[Collected data entries]
- - -

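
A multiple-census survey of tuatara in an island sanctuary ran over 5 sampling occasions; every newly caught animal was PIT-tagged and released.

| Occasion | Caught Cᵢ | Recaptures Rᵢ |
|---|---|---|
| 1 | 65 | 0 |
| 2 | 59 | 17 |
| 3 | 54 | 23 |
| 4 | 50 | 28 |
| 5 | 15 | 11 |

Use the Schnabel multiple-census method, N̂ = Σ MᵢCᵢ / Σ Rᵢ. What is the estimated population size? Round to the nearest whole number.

N ≈ 239

Marked at large before each occasion: Mᵢ = Σⱼ<ᵢ (Cⱼ − Rⱼ) → M1=0, M2=65, M3=107, M4=138, M5=160
Σ MᵢCᵢ = 0·65 + 65·59 + 107·54 + 138·50 + 160·15 = 0 + 3835 + 5778 + 6900 + 2400 = 18913
Σ Rᵢ = 0 + 17 + 23 + 28 + 11 = 79
N̂ = 18913 / 79 ≈ 239.4 → 239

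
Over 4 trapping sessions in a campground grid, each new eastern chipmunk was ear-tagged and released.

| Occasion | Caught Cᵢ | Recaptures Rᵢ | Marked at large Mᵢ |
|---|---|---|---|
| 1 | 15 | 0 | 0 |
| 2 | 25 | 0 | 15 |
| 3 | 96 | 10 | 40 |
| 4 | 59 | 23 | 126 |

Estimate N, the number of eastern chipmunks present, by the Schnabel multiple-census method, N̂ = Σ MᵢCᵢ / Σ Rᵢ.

N = 353

Σ MᵢCᵢ = 0·15 + 15·25 + 40·96 + 126·59 = 0 + 375 + 3840 + 7434 = 11649
Σ Rᵢ = 0 + 0 + 10 + 23 = 33
N̂ = 11649 / 33 = 353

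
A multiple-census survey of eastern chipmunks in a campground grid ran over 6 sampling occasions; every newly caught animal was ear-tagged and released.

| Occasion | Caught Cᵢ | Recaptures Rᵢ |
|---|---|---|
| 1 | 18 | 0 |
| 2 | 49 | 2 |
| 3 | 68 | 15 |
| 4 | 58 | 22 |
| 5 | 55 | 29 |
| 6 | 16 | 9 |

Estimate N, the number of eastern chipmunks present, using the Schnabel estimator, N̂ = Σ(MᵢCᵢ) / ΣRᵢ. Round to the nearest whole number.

Marked at large before each occasion: Mᵢ = Σⱼ<ᵢ (Cⱼ − Rⱼ) → M1=0, M2=18, M3=65, M4=118, M5=154, M6=180
Σ MᵢCᵢ = 0·18 + 18·49 + 65·68 + 118·58 + 154·55 + 180·16 = 0 + 882 + 4420 + 6844 + 8470 + 2880 = 23496
Σ Rᵢ = 0 + 2 + 15 + 22 + 29 + 9 = 77
N̂ = 23496 / 77 ≈ 305.1 → 305

N ≈ 305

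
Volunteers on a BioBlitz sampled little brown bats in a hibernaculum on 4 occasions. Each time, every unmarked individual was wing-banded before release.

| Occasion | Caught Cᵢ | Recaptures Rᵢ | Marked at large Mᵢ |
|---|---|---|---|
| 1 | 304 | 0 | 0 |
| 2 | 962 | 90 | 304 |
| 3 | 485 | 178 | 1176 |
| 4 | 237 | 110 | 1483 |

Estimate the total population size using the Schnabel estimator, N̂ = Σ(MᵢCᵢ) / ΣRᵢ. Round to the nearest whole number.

N ≈ 3212

Σ MᵢCᵢ = 0·304 + 304·962 + 1176·485 + 1483·237 = 0 + 292448 + 570360 + 351471 = 1214279
Σ Rᵢ = 0 + 90 + 178 + 110 = 378
N̂ = 1214279 / 378 ≈ 3212.4 → 3212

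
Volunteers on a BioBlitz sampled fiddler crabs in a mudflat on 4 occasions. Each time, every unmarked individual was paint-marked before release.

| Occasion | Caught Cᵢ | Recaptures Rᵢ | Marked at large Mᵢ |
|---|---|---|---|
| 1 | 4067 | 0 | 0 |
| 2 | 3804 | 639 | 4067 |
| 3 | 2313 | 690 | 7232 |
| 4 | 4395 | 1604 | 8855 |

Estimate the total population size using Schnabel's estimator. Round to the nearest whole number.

Σ MᵢCᵢ = 0·4067 + 4067·3804 + 7232·2313 + 8855·4395 = 0 + 15470868 + 16727616 + 38917725 = 71116209
Σ Rᵢ = 0 + 639 + 690 + 1604 = 2933
N̂ = 71116209 / 2933 ≈ 24246.9 → 24247

N ≈ 24,247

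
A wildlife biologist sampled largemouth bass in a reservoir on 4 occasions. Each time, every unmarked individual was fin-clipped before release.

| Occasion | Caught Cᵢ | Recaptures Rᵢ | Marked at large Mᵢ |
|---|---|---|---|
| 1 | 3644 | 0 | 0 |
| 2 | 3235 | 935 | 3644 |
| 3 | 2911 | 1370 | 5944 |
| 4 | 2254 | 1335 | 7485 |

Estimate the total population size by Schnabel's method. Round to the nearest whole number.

N ≈ 12,627

Σ MᵢCᵢ = 0·3644 + 3644·3235 + 5944·2911 + 7485·2254 = 0 + 11788340 + 17302984 + 16871190 = 45962514
Σ Rᵢ = 0 + 935 + 1370 + 1335 = 3640
N̂ = 45962514 / 3640 ≈ 12627.1 → 12627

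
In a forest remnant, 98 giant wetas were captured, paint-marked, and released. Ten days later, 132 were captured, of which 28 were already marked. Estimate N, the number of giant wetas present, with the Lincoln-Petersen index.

N = 462

N = (98 × 132) / 28 = 12936 / 28 = 462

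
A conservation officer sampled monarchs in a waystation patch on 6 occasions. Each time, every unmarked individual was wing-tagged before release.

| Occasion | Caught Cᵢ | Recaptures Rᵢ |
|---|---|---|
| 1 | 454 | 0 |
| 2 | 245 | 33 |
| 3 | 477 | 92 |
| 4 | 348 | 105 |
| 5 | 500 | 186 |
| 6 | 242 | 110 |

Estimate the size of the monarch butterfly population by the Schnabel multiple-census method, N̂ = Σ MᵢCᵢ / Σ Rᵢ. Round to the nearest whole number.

N ≈ 3481

Marked at large before each occasion: Mᵢ = Σⱼ<ᵢ (Cⱼ − Rⱼ) → M1=0, M2=454, M3=666, M4=1051, M5=1294, M6=1608
Σ MᵢCᵢ = 0·454 + 454·245 + 666·477 + 1051·348 + 1294·500 + 1608·242 = 0 + 111230 + 317682 + 365748 + 647000 + 389136 = 1830796
Σ Rᵢ = 0 + 33 + 92 + 105 + 186 + 110 = 526
N̂ = 1830796 / 526 ≈ 3480.6 → 3481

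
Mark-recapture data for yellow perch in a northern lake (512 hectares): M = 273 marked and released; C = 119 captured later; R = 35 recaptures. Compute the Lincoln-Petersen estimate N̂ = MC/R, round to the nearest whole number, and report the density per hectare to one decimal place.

density ≈ 1.8 yellow perch per hectare

N̂ = 273·119/35 = 32487/35 ≈ 928.2 → 928
Density = N̂ / area = 928 / 512 ≈ 1.81 → 1.8 per hectare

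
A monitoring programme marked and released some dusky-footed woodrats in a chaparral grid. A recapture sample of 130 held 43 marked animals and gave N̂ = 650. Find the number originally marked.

M = 215

From N = M·C/R: M = N·R / C = 650·43 / 130 = 27950 / 130 = 215.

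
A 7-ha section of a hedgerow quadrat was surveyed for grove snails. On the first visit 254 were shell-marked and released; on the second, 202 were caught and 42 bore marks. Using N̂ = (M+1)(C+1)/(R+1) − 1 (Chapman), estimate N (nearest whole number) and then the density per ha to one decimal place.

N̂ = 255·203/43 − 1 = 51765/43 − 1 ≈ 1202.8 → 1203
Density = N̂ / area = 1203 / 7 ≈ 171.86 → 171.9 per ha

density ≈ 171.9 grove snails per ha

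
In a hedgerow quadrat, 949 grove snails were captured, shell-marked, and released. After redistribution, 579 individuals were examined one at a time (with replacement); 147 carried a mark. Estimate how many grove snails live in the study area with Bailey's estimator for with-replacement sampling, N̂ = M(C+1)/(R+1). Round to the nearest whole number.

N ≈ 3719

N̂ = 949·(579+1)/(147+1) = 949·580/148 = 550420/148 ≈ 3719.1 → 3719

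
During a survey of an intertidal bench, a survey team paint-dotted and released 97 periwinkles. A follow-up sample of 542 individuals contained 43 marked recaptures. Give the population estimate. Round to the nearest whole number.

N ≈ 1223

Lincoln-Petersen assumes M/N = R/C, so N = M·C / R.
N = (97 × 542) / 43 = 52574 / 43 ≈ 1222.7 → 1223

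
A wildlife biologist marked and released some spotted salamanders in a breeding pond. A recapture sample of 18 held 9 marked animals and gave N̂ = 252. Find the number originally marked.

M = 126

From N = M·C/R: M = N·R / C = 252·9 / 18 = 2268 / 18 = 126.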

- - -

> _REQUIRED ACTION_: Output exactly the leading lines of the data, up to and including the line marked by "3 | 54 | 23 |".

> _RESPONSE FOR THIS EXERCISE_:
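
A multiple-census survey of tuatara in an island sanctuary ran over 5 sampling occasions; every newly caught animal was PIT-tagged and released.

| Occasion | Caught Cᵢ | Recaptures Rᵢ |
|---|---|---|
| 1 | 65 | 0 |
| 2 | 59 | 17 |
| 3 | 54 | 23 |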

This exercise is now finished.